Data listing:

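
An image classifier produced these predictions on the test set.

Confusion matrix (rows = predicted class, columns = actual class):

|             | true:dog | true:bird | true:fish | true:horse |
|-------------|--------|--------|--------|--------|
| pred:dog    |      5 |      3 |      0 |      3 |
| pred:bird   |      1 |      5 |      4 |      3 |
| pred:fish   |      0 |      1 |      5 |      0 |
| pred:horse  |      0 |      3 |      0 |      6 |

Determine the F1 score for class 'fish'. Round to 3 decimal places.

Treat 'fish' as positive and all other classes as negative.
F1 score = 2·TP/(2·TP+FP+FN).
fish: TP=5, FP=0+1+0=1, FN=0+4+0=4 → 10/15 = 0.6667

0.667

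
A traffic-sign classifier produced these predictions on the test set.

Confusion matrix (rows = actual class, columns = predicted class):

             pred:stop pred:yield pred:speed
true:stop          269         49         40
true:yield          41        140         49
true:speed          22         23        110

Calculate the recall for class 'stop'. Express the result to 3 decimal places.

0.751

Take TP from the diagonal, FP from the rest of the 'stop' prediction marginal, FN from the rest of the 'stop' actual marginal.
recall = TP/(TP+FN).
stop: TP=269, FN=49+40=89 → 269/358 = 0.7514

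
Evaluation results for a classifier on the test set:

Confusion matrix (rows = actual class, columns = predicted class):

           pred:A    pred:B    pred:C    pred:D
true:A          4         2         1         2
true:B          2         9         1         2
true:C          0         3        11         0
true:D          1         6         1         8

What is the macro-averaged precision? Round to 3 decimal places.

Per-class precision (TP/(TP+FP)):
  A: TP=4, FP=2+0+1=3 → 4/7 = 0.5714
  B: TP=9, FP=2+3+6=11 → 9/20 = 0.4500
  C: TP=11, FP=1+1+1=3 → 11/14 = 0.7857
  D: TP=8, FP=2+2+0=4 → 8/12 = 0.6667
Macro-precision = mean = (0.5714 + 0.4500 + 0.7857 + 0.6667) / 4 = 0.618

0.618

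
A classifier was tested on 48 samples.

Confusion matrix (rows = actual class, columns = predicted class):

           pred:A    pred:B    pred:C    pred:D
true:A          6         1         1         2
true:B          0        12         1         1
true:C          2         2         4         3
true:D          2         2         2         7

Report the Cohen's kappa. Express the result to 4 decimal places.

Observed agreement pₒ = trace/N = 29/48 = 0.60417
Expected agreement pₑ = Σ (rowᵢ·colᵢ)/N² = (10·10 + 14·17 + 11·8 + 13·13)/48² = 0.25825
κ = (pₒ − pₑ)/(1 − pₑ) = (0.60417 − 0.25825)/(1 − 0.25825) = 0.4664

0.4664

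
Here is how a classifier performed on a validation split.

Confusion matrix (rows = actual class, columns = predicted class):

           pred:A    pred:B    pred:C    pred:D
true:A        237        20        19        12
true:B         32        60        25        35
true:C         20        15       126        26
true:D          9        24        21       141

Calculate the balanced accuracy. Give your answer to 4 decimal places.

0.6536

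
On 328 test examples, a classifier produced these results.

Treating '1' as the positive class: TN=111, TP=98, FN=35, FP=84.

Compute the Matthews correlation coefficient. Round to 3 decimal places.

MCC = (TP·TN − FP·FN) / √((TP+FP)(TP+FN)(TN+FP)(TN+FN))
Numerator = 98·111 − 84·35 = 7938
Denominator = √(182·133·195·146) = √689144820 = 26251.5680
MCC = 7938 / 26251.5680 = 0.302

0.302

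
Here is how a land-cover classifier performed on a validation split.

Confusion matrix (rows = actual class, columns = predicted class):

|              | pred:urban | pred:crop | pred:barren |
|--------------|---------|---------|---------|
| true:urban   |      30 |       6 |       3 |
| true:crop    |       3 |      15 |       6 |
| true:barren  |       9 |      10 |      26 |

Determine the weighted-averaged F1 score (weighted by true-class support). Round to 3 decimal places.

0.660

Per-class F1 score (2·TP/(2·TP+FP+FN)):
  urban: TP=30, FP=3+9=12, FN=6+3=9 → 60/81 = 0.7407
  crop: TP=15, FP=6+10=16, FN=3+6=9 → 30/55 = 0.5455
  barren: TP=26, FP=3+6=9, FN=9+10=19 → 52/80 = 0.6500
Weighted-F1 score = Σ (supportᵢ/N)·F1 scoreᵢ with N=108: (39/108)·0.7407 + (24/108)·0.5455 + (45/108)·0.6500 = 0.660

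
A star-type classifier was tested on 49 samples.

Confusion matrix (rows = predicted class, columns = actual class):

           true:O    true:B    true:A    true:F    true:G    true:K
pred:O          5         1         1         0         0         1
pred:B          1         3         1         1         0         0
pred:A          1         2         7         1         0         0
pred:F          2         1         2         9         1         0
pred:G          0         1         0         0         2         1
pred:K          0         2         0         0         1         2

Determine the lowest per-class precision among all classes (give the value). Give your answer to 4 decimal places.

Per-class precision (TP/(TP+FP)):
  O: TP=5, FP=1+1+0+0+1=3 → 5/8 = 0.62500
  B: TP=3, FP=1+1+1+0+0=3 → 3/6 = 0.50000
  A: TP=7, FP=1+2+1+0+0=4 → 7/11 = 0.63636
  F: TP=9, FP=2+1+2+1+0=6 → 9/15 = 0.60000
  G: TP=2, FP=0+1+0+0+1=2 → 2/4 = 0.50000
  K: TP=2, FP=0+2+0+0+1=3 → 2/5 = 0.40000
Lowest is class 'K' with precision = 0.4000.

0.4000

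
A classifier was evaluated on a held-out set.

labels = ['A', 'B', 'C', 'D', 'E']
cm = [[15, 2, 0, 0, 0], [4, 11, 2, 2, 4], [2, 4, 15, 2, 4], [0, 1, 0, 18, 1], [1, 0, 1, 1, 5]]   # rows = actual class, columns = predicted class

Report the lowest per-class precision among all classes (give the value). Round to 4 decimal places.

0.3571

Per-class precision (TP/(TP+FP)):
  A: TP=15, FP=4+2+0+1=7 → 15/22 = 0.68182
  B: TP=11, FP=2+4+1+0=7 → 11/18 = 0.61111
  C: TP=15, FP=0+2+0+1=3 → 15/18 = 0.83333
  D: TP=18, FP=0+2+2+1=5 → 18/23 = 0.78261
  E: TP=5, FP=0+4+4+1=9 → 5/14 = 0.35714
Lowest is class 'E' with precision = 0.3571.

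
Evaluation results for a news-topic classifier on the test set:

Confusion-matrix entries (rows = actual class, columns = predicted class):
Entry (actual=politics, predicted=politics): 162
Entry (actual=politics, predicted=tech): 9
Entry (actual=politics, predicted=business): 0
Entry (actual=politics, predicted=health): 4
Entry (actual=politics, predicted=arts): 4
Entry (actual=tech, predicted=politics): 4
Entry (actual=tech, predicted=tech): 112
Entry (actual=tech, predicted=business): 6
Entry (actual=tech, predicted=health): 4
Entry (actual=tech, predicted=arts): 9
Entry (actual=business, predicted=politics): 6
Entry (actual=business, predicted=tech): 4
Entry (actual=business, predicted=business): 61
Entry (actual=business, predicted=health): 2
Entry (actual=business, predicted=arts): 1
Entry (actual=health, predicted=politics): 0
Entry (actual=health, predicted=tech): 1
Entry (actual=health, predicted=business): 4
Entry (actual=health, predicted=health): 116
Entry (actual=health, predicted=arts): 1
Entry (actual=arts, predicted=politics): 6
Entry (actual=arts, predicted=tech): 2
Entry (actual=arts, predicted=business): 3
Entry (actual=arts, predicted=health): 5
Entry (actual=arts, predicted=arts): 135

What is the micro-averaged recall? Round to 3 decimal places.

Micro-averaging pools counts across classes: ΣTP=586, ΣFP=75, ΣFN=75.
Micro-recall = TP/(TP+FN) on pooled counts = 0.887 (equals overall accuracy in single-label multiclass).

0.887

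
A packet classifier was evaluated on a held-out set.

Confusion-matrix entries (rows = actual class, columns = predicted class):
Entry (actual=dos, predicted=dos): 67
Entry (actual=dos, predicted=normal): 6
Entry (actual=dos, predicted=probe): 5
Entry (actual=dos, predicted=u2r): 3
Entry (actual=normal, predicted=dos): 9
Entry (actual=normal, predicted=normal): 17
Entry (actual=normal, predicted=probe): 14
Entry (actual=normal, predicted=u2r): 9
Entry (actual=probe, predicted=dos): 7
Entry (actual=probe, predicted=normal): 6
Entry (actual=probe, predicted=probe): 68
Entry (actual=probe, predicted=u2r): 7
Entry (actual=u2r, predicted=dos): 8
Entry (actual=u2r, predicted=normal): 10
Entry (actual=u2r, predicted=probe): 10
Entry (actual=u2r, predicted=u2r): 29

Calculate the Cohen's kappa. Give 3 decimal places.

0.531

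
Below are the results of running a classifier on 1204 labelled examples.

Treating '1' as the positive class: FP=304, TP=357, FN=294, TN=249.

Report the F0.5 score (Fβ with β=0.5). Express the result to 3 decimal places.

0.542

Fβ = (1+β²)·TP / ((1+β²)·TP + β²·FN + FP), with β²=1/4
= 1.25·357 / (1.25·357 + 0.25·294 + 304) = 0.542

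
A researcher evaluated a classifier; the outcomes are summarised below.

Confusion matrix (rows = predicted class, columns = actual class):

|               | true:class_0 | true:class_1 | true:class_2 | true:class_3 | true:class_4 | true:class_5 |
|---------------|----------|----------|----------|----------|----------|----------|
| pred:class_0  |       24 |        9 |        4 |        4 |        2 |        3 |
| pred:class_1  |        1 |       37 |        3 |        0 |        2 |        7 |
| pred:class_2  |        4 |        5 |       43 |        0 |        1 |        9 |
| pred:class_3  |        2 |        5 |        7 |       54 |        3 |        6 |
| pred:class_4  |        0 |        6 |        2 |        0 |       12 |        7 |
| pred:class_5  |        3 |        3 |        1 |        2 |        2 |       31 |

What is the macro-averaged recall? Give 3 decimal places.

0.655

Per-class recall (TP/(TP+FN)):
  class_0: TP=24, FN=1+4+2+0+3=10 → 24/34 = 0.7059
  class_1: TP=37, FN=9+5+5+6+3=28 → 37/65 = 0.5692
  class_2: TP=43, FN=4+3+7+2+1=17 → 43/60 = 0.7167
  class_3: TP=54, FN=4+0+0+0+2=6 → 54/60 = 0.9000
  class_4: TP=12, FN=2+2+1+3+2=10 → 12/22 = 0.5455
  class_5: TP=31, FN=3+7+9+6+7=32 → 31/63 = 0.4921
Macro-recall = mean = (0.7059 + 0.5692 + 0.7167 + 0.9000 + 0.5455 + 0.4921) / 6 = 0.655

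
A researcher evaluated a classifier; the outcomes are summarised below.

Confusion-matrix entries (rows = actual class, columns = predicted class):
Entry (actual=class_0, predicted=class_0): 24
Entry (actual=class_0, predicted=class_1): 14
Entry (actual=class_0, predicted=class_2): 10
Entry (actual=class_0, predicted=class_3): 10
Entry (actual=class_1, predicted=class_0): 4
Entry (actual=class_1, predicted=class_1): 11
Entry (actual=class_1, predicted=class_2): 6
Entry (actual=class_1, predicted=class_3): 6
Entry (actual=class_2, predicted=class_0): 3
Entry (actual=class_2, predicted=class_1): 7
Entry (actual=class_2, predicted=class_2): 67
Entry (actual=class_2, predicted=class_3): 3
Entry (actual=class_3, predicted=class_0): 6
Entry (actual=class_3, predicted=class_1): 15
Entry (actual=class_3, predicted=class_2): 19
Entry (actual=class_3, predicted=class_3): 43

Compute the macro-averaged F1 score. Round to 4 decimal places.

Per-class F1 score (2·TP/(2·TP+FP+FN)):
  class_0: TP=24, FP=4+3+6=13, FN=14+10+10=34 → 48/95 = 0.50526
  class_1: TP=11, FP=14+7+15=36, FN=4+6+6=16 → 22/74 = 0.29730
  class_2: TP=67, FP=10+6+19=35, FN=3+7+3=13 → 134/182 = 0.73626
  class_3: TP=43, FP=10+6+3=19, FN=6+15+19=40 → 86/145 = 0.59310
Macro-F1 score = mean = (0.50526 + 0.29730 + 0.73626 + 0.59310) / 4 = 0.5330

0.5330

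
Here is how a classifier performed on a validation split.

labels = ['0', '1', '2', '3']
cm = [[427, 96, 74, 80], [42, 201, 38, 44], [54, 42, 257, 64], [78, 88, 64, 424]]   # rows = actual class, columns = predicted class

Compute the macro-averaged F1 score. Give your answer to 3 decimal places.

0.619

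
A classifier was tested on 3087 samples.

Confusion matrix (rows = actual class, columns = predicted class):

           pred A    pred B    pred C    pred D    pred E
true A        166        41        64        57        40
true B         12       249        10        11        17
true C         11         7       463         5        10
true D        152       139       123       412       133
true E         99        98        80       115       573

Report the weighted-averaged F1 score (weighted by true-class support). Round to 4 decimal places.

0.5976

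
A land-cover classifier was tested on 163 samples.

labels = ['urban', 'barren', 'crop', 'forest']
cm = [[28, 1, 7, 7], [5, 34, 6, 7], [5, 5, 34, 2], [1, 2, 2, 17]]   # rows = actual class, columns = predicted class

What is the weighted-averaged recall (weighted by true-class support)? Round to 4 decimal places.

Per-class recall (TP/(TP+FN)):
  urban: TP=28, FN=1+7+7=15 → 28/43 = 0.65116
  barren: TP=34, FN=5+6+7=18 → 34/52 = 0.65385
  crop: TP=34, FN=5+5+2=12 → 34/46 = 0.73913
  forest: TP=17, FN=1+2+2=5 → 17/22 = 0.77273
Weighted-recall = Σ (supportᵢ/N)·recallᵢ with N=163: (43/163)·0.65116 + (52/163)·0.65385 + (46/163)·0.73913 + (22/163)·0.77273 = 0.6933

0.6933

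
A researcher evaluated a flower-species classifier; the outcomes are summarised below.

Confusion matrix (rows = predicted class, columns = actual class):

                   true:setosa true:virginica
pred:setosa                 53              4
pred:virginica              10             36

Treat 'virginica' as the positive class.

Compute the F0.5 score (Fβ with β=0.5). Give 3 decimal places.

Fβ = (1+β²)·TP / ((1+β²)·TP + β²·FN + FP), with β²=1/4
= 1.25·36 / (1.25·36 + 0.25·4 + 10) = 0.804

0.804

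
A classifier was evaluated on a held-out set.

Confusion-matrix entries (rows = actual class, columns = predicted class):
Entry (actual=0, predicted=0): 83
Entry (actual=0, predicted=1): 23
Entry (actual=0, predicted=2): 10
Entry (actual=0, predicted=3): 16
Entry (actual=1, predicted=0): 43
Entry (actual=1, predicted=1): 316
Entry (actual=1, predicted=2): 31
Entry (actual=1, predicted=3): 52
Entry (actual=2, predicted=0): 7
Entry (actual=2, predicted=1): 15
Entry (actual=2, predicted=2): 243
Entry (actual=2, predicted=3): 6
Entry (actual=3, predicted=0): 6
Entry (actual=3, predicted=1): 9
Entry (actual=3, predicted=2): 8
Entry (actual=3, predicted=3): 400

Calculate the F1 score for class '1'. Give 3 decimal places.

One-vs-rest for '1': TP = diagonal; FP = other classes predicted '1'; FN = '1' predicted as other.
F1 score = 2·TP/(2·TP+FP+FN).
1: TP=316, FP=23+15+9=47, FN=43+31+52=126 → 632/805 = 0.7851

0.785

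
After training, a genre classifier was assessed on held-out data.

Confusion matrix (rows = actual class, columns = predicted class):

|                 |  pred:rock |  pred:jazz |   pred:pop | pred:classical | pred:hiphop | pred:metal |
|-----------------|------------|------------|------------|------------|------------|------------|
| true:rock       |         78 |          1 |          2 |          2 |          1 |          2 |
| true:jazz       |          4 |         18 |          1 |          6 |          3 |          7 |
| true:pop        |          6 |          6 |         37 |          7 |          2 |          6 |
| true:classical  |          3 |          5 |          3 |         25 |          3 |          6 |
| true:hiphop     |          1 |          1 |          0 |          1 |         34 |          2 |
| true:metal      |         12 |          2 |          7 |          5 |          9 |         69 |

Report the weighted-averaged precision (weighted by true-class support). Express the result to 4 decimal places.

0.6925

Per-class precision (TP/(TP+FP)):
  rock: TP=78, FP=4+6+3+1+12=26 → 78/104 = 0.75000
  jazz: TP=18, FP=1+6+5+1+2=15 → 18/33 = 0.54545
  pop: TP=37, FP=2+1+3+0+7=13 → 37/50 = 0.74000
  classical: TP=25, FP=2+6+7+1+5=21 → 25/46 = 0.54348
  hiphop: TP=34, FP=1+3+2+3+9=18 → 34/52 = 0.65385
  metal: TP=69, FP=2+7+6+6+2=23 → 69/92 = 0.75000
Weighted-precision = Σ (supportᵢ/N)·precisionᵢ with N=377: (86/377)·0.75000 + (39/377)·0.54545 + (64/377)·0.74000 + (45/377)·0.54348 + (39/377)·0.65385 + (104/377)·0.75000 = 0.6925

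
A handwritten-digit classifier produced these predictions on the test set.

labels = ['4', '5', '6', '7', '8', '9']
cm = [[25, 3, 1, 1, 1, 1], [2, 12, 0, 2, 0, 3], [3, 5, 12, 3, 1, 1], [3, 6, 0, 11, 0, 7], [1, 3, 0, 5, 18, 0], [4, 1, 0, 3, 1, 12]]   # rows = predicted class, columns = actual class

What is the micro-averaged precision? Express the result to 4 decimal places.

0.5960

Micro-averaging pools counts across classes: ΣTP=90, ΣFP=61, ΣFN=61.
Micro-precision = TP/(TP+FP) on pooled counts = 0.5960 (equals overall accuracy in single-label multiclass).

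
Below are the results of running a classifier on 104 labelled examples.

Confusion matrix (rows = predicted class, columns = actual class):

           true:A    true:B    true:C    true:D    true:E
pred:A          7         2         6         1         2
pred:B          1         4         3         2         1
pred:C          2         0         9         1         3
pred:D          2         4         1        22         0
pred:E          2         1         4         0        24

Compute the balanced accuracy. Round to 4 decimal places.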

Exercise aim: Scan the material above for lines holding the string "speed" and copy those lines.

Response for this exercise:
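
             pred:stop pred:yield pred:speed
true:speed          22         23        110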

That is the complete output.